Print out the full listing below, word for word.

--- Records supplied ---
════════════════════

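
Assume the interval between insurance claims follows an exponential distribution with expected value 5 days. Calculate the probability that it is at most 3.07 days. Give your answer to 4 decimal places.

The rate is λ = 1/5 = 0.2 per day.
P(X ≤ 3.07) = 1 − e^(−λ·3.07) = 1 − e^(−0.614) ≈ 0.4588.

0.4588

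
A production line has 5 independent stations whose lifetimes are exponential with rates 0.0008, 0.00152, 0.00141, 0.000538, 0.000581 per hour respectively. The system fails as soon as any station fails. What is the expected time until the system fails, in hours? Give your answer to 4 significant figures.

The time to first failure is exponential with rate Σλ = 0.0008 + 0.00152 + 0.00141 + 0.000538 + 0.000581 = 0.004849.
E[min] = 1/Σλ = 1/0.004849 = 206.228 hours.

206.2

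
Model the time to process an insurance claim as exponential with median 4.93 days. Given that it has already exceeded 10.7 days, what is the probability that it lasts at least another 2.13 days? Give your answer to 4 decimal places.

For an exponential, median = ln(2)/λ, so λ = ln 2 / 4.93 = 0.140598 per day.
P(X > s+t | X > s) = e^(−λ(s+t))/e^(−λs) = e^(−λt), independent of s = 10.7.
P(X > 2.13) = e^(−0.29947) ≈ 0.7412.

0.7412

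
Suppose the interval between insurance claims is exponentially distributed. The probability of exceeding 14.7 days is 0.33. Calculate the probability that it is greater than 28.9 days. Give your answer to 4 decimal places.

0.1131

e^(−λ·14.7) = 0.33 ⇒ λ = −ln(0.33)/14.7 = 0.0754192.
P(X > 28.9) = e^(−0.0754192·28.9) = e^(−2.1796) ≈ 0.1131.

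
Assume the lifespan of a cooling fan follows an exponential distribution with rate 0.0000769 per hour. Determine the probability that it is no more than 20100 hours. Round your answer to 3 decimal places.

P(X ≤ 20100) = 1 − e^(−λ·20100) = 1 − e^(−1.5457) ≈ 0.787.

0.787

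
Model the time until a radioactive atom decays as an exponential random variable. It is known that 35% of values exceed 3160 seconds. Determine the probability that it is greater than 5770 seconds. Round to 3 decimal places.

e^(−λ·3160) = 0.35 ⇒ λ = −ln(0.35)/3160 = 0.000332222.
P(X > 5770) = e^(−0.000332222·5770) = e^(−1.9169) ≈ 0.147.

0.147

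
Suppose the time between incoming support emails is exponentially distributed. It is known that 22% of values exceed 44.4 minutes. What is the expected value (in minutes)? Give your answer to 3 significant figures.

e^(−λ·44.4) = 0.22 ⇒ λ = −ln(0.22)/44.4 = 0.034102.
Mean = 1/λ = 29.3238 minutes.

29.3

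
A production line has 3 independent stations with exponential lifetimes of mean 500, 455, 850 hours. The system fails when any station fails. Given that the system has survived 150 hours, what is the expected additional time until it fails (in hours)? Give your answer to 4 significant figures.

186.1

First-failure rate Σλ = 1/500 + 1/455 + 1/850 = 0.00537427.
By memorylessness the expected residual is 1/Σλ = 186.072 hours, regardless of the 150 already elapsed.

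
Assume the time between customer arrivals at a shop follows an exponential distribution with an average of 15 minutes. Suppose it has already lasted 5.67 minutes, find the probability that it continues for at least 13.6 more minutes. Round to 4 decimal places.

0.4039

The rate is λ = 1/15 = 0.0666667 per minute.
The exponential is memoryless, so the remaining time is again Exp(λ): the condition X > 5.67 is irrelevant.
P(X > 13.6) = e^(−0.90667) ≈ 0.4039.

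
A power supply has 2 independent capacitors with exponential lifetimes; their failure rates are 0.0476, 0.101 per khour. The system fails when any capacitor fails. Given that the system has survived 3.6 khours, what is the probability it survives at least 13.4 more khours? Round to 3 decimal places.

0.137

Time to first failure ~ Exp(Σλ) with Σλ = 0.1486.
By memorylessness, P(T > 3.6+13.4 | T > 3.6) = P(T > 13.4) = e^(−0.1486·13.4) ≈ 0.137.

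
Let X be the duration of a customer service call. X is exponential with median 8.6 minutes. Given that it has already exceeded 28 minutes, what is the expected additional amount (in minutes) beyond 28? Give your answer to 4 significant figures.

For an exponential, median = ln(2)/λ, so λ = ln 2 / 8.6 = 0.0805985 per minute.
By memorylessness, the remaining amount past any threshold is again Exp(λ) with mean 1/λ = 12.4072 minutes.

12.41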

════════════════════

--- Task response ---
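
Assume the interval between insurance claims follows an exponential distribution with expected value 5 days. Calculate the probability that it is at most 3.07 days. Give your answer to 4 decimal places.

The rate is λ = 1/5 = 0.2 per day.
P(X ≤ 3.07) = 1 − e^(−λ·3.07) = 1 − e^(−0.614) ≈ 0.4588.

0.4588

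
A production line has 5 independent stations whose lifetimes are exponential with rates 0.0008, 0.00152, 0.00141, 0.000538, 0.000581 per hour respectively. The system fails as soon as any station fails. What is the expected time until the system fails, in hours? Give your answer to 4 significant figures.

The time to first failure is exponential with rate Σλ = 0.0008 + 0.00152 + 0.00141 + 0.000538 + 0.000581 = 0.004849.
E[min] = 1/Σλ = 1/0.004849 = 206.228 hours.

206.2

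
Model the time to process an insurance claim as exponential with median 4.93 days. Given that it has already exceeded 10.7 days, what is the probability that it lasts at least another 2.13 days? Give your answer to 4 decimal places.

For an exponential, median = ln(2)/λ, so λ = ln 2 / 4.93 = 0.140598 per day.
P(X > s+t | X > s) = e^(−λ(s+t))/e^(−λs) = e^(−λt), independent of s = 10.7.
P(X > 2.13) = e^(−0.29947) ≈ 0.7412.

0.7412

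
Suppose the interval between insurance claims is exponentially distributed. The probability of exceeding 14.7 days is 0.33. Calculate the probability that it is greater than 28.9 days. Give your answer to 4 decimal places.

0.1131

e^(−λ·14.7) = 0.33 ⇒ λ = −ln(0.33)/14.7 = 0.0754192.
P(X > 28.9) = e^(−0.0754192·28.9) = e^(−2.1796) ≈ 0.1131.

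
Assume the lifespan of a cooling fan follows an exponential distribution with rate 0.0000769 per hour. Determine the probability that it is no more than 20100 hours. Round your answer to 3 decimal places.

P(X ≤ 20100) = 1 − e^(−λ·20100) = 1 − e^(−1.5457) ≈ 0.787.

0.787

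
Model the time until a radioactive atom decays as an exponential random variable. It is known that 35% of values exceed 3160 seconds. Determine the probability that it is greater than 5770 seconds. Round to 3 decimal places.

e^(−λ·3160) = 0.35 ⇒ λ = −ln(0.35)/3160 = 0.000332222.
P(X > 5770) = e^(−0.000332222·5770) = e^(−1.9169) ≈ 0.147.

0.147

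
Suppose the time between incoming support emails is exponentially distributed. It is known that 22% of values exceed 44.4 minutes. What is the expected value (in minutes)? Give your answer to 3 significant figures.

e^(−λ·44.4) = 0.22 ⇒ λ = −ln(0.22)/44.4 = 0.034102.
Mean = 1/λ = 29.3238 minutes.

29.3

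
A production line has 3 independent stations with exponential lifetimes of mean 500, 455, 850 hours. The system fails when any station fails. Given that the system has survived 150 hours, what is the expected additional time until it fails (in hours)? Give your answer to 4 significant figures.

186.1

First-failure rate Σλ = 1/500 + 1/455 + 1/850 = 0.00537427.
By memorylessness the expected residual is 1/Σλ = 186.072 hours, regardless of the 150 already elapsed.

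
Assume the time between customer arrivals at a shop follows an exponential distribution with an average of 15 minutes. Suppose it has already lasted 5.67 minutes, find the probability that it continues for at least 13.6 more minutes. Round to 4 decimal places.

0.4039

The rate is λ = 1/15 = 0.0666667 per minute.
The exponential is memoryless, so the remaining time is again Exp(λ): the condition X > 5.67 is irrelevant.
P(X > 13.6) = e^(−0.90667) ≈ 0.4039.

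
A power supply has 2 independent capacitors with exponential lifetimes; their failure rates are 0.0476, 0.101 per khour. The system fails when any capacitor fails. Given that the system has survived 3.6 khours, what is the probability it survives at least 13.4 more khours? Round to 3 decimal places.

0.137

Time to first failure ~ Exp(Σλ) with Σλ = 0.1486.
By memorylessness, P(T > 3.6+13.4 | T > 3.6) = P(T > 13.4) = e^(−0.1486·13.4) ≈ 0.137.

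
Let X be the duration of a customer service call. X is exponential with median 8.6 minutes. Given that it has already exceeded 28 minutes, what is the expected additional amount (in minutes) beyond 28? Give your answer to 4 significant figures.

For an exponential, median = ln(2)/λ, so λ = ln 2 / 8.6 = 0.0805985 per minute.
By memorylessness, the remaining amount past any threshold is again Exp(λ) with mean 1/λ = 12.4072 minutes.

12.41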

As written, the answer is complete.